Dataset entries
________________

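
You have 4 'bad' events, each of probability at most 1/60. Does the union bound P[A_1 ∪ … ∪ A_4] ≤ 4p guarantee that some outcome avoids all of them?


Union bound: P[∪_{i=1}^{4} A_i] ≤ Σ_i P[A_i] ≤ 4·p = 4·(1/60) = 1/15.
Numerically: 1/15 ≈ 0.0667.
Is 1/15 < 1? YES.
Since P[∪ A_i] ≤ 1/15 < 1, the complement has P[∩ A_i^c] ≥ 1 − 1/15 = 14/15 > 0, so some outcome avoids every A_i.

4·p = 1/15 ≈ 0.0667; existence CERTIFIED by the union bound.


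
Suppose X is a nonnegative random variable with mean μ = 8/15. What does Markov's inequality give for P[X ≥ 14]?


μ = E[X] = 8/15, a = 14.
Markov: P[X ≥ 14] ≤ μ/a = (8/15)/14 = 4/105.
Numerically: ≈ 0.0381.
(Since a = 14 > μ = 0.5333, the bound 4/105 is < 1 and informative.)

P[X ≥ 14] ≤ 4/105 ≈ 0.0381.


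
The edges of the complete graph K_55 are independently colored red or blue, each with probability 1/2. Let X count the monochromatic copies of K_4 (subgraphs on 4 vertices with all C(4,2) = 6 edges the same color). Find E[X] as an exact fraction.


Let X = Σ_S X_S over the C(55, 4) = 341055 subsets S of size 4, where X_S = 1 if the K_4 on S is monochromatic.
For a fixed S, the K_4 on S has C(4, 2) = 6 edges. P[all 6 edges red] = (1/2)^6, and likewise for blue, so P[monochromatic] = 2·(1/2)^6 = 2^{1 − 6} = 1/32.
Summing: E[X] = C(55, 4) · 2^{1 − 6} = 341055 · 1/32 = 341055/32.
Numerically: E[X] ≈ 10657.969.

E[X] = C(55,4)·2^(1−C(4,2)) = 341055/32 ≈ 10657.969.


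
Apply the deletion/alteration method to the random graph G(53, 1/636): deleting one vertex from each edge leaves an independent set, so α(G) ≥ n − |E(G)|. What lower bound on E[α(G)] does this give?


E[|E(G)|] = C(53, 2)·p = 1378 · (1/636) = 13/6.
E[α(G)] ≥ n − E[|E(G)|] = 53 − 13/6 = 305/6.
Numerically: ≈ 50.833.
(This is only a lower bound; the true E[α(G)] may be larger.)

E[α(G)] ≥ 305/6 ≈ 50.833.


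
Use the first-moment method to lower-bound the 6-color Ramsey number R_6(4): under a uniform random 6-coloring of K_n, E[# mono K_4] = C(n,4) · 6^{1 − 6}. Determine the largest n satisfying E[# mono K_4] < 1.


We need C(n, 4) · 6^{1 − 6} < 1, i.e. C(n, 4) < 6^{6 − 1} = 7776.
Check values of n near the boundary:
  n = 19: C(19, 4) = 3876; 3876 < 7776? YES
  n = 20: C(20, 4) = 4845; 4845 < 7776? YES
  n = 21: C(21, 4) = 5985; 5985 < 7776? YES
  n = 22: C(22, 4) = 7315; 7315 < 7776? YES
  n = 23: C(23, 4) = 8855; 8855 < 7776? NO
The largest n with C(n, 4) < 7776 is n = 22 (where E[X] = 7315/7776 ≈ 0.9407150). Hence R_6(4) > 22, i.e. R_6(4) ≥ 23.

Largest n = 22; hence R_6(4) > 22.


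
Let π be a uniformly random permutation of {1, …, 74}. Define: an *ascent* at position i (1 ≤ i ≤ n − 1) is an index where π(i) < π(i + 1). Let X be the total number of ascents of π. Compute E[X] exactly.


Write X = Σ X_I over i = 1, …, 73, with X_I the indicator of one ascent.
There are 73 indicators.
For each fixed i, the pair (π(i), π(i+1)) is a uniformly random ordered pair of distinct values from {1, …, 74}; by symmetry P[π(i) < π(i+1)] = 1/2.
By linearity: E[X] = 73 · (1/2) = (74 − 1) · (1/2) = 73/2 ≈ 36.500.

E[X] = 73/2 = 36.500.


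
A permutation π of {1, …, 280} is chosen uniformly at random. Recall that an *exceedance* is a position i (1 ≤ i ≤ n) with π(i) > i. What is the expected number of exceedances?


Write X = Σ_{i=1}^{280} X_i, where X_i = 1_{π(i) > i}.
For each fixed i, π(i) is uniform over {1, …, 280} (marginal of a uniform permutation), so P[π(i) > i] = (n − i)/n. Summing: Σ_{i=1}^{280} (n − i)/n = (0 + 1 + … + 279)/280 = 280(280 − 1)/(2·280) = (280 − 1)/2.
Hence E[X] = Σ_{i=1}^{280} (280 − i)/280 = 279/2 ≈ 139.50000.

E[X] = 279/2 = 139.50000.


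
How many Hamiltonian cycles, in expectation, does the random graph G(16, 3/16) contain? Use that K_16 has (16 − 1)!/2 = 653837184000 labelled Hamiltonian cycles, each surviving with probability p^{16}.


K_16 has (16 − 1)!/2 = 653837184000 labelled Hamiltonian cycles.
For each such Hamiltonian cycle H, let X_H = 1 if all 16 edges of H are present in G. Then P[X_H = 1] = p^{16} = (3/16)^{16} = 43046721/18446744073709551616.
By linearity: E[X] = Σ_H E[X_H] = 653837184000 · p^{16} = 653837184000 · 43046721/18446744073709551616 = 27485885585032875/18014398509481984.
Numerically: E[X] ≈ 1.5258.

E[X] = 653837184000 · (3/16)^{16} = 27485885585032875/18014398509481984 ≈ 1.5258.


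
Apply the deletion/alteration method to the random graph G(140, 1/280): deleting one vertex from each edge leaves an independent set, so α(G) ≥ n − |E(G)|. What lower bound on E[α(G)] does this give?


E[|E(G)|] = C(140, 2)·p = 9730 · (1/280) = 139/4.
E[α(G)] ≥ n − E[|E(G)|] = 140 − 139/4 = 421/4.
Numerically: ≈ 105.25000.
(This is only a lower bound; the true E[α(G)] may be larger.)

E[α(G)] ≥ 421/4 ≈ 105.25000.


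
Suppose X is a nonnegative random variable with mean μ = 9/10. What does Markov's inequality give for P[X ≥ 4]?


μ = E[X] = 9/10, a = 4.
Markov: P[X ≥ 4] ≤ μ/a = (9/10)/4 = 9/40.
Numerically: ≈ 0.225.
(Since a = 4 > μ = 0.900, the bound 9/40 is < 1 and informative.)

P[X ≥ 4] ≤ 9/40 ≈ 0.225.


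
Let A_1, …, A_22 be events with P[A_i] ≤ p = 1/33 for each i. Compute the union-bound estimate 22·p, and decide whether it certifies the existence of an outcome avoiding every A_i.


Union bound: P[∪_{i=1}^{22} A_i] ≤ Σ_i P[A_i] ≤ 22·p = 22·(1/33) = 2/3.
Numerically: 2/3 ≈ 0.6666667.
Is 2/3 < 1? YES.
Since P[∪ A_i] ≤ 2/3 < 1, the complement has P[∩ A_i^c] ≥ 1 − 2/3 = 1/3 > 0, so some outcome avoids every A_i.

22·p = 2/3 ≈ 0.6666667; existence CERTIFIED by the union bound.


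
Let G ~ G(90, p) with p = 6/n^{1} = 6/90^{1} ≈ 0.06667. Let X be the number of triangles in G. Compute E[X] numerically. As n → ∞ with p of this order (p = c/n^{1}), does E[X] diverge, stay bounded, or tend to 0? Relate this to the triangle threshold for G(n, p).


Number of potential triangles: C(90, 3) = 117480.
Each occurs with probability p³ ≈ (0.06667)³ ≈ 2.962963e-04.
By linearity: E[X] = C(90, 3)·p³ ≈ 117480 · 2.962963e-04 ≈ 34.8089.
Here α = 1, so p = 6/n is exactly at the triangle threshold p ~ 1/n. Asymptotically E[X] → c³/6 = 6³/6 = 36 ≈ 36.0000, a bounded constant. In this regime the triangle count is asymptotically Poisson(c³/6).

E[X] ≈ 34.8089; in regime p = Θ(1/n^{1}) E[X] stays bounded (at the triangle threshold p ~ 1/n).


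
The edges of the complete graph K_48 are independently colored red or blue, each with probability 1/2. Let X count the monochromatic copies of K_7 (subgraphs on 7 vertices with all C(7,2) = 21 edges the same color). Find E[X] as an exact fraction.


Let X = Σ_S X_S over the C(48, 7) = 73629072 subsets S of size 7, where X_S = 1 if the K_7 on S is monochromatic.
For a fixed S, the K_7 on S has C(7, 2) = 21 edges. P[all 21 edges red] = (1/2)^21, and likewise for blue, so P[monochromatic] = 2·(1/2)^21 = 2^{1 − 21} = 1/1048576.
By linearity of expectation: E[X] = C(48, 7) · 2^{1 − 21} = 73629072 · 1/1048576 = 4601817/65536.
Numerically: E[X] ≈ 70.2182.

E[X] = C(48,7)·2^(1−C(7,2)) = 4601817/65536 ≈ 70.2182.


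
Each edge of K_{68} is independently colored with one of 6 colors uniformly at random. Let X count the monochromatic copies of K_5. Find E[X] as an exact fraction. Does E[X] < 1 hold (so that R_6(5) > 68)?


E[X] = C(68, 5) · 6^{1 − 10} = 10424128 · 6^{−9} = 10424128/10077696.
As a reduced fraction: E[X] = 162877/157464 ≈ 1.034376.
Is E[X] < 1? NO.
Since E[X] ≥ 1, the first-moment bound is inconclusive at n = 68; it does NOT by itself certify R_6(5) > 68.

E[X] = 162877/157464 ≈ 1.034376; E[X] ≥ 1; first-moment method inconclusive here.


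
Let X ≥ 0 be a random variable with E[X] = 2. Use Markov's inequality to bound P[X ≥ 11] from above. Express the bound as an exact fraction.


μ = E[X] = 2, a = 11.
Markov: P[X ≥ 11] ≤ μ/a = (2)/11 = 2/11.
Numerically: ≈ 0.1818.
(Since a = 11 > μ = 2.0000, the bound 2/11 is < 1 and informative.)

P[X ≥ 11] ≤ 2/11 ≈ 0.1818.


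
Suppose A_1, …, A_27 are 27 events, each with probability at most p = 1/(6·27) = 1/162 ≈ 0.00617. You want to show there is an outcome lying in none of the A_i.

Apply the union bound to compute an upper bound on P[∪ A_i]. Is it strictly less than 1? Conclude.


Union bound: P[∪_{i=1}^{27} A_i] ≤ Σ_i P[A_i] ≤ 27·p = 27·(1/162) = 1/6.
Numerically: 1/6 ≈ 0.16667.
Is 1/6 < 1? YES.
Since P[∪ A_i] ≤ 1/6 < 1, the complement has P[∩ A_i^c] ≥ 1 − 1/6 = 5/6 > 0, so some outcome avoids every A_i.

27·p = 1/6 ≈ 0.16667; existence CERTIFIED by the union bound.


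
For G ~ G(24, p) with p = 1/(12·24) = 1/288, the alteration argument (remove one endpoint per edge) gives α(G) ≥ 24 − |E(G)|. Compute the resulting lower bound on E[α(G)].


E[|E(G)|] = C(24, 2)·p = 276 · (1/288) = 23/24.
E[α(G)] ≥ n − E[|E(G)|] = 24 − 23/24 = 553/24.
Numerically: ≈ 23.041667.
(This is only a lower bound; the true E[α(G)] may be larger.)

E[α(G)] ≥ 553/24 ≈ 23.041667.


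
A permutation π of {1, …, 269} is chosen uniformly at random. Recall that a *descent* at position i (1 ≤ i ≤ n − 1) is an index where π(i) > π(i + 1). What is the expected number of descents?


Write X = Σ X_I over i = 1, …, 268, with X_I the indicator of one descent.
There are 268 indicators.
For each fixed i, the pair (π(i), π(i+1)) is a uniformly random ordered pair of distinct values from {1, …, 269}; by symmetry P[π(i) > π(i+1)] = 1/2.
By linearity: E[X] = 268 · (1/2) = (269 − 1) · (1/2) = 134 ≈ 134.0000.

E[X] = 134 = 134.0000.


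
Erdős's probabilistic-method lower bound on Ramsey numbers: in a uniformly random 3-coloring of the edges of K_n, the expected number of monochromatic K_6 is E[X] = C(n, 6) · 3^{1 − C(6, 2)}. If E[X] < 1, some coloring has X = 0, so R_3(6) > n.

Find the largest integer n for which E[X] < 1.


We need C(n, 6) · 3^{1 − 15} < 1, i.e. C(n, 6) < 3^{15 − 1} = 4782969.
Check values of n near the boundary:
  n = 40: C(40, 6) = 3838380; 3838380 < 4782969? YES
  n = 41: C(41, 6) = 4496388; 4496388 < 4782969? YES
  n = 42: C(42, 6) = 5245786; 5245786 < 4782969? NO
  n = 43: C(43, 6) = 6096454; 6096454 < 4782969? NO
  n = 44: C(44, 6) = 7059052; 7059052 < 4782969? NO
The largest n with C(n, 6) < 4782969 is n = 41 (where E[X] = 1498796/1594323 ≈ 0.9400830). Hence R_3(6) > 41, i.e. R_3(6) ≥ 42.

Largest n = 41; hence R_3(6) > 41.


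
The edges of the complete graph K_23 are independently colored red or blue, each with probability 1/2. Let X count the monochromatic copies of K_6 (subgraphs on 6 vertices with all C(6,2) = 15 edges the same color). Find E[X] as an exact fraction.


Let X = Σ_S X_S over the C(23, 6) = 100947 subsets S of size 6, where X_S = 1 if the K_6 on S is monochromatic.
For a fixed S, the K_6 on S has C(6, 2) = 15 edges. P[all 15 edges red] = (1/2)^15, and likewise for blue, so P[monochromatic] = 2·(1/2)^15 = 2^{1 − 15} = 1/16384.
By linearity: E[X] = C(23, 6) · 2^{1 − 15} = 100947 · 1/16384 = 100947/16384.
Numerically: E[X] ≈ 6.161316.

E[X] = C(23,6)·2^(1−C(6,2)) = 100947/16384 ≈ 6.161316.


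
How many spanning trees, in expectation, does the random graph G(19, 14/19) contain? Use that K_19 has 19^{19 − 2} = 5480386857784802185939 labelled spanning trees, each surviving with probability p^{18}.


K_19 has 19^{19 − 2} = 5480386857784802185939 labelled spanning trees.
For each such spanning tree H, let X_H = 1 if all 18 edges of H are present in G. Then P[X_H = 1] = p^{18} = (14/19)^{18} = 426878854210636742656/104127350297911241532841.
By linearity: E[X] = Σ_H E[X_H] = 5480386857784802185939 · p^{18} = 5480386857784802185939 · 426878854210636742656/104127350297911241532841 = 426878854210636742656/19.
Numerically: E[X] ≈ 2.2467e+19.

E[X] = 5480386857784802185939 · (14/19)^{18} = 426878854210636742656/19 ≈ 2.2467e+19.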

________________

Starting at the line that contains "Let X ≥ 0 be" and stopping after the line that contains "Suppose A_1, …, A_27", write out every line exactly as it appears above, and no other line.

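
Let X ≥ 0 be a random variable with E[X] = 2. Use Markov's inequality to bound P[X ≥ 11] from above. Express the bound as an exact fraction.


μ = E[X] = 2, a = 11.
Markov: P[X ≥ 11] ≤ μ/a = (2)/11 = 2/11.
Numerically: ≈ 0.1818.
(Since a = 11 > μ = 2.0000, the bound 2/11 is < 1 and informative.)

P[X ≥ 11] ≤ 2/11 ≈ 0.1818.


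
Suppose A_1, …, A_27 are 27 events, each with probability at most p = 1/(6·27) = 1/162 ≈ 0.00617. You want to show there is an outcome lying in none of the A_i.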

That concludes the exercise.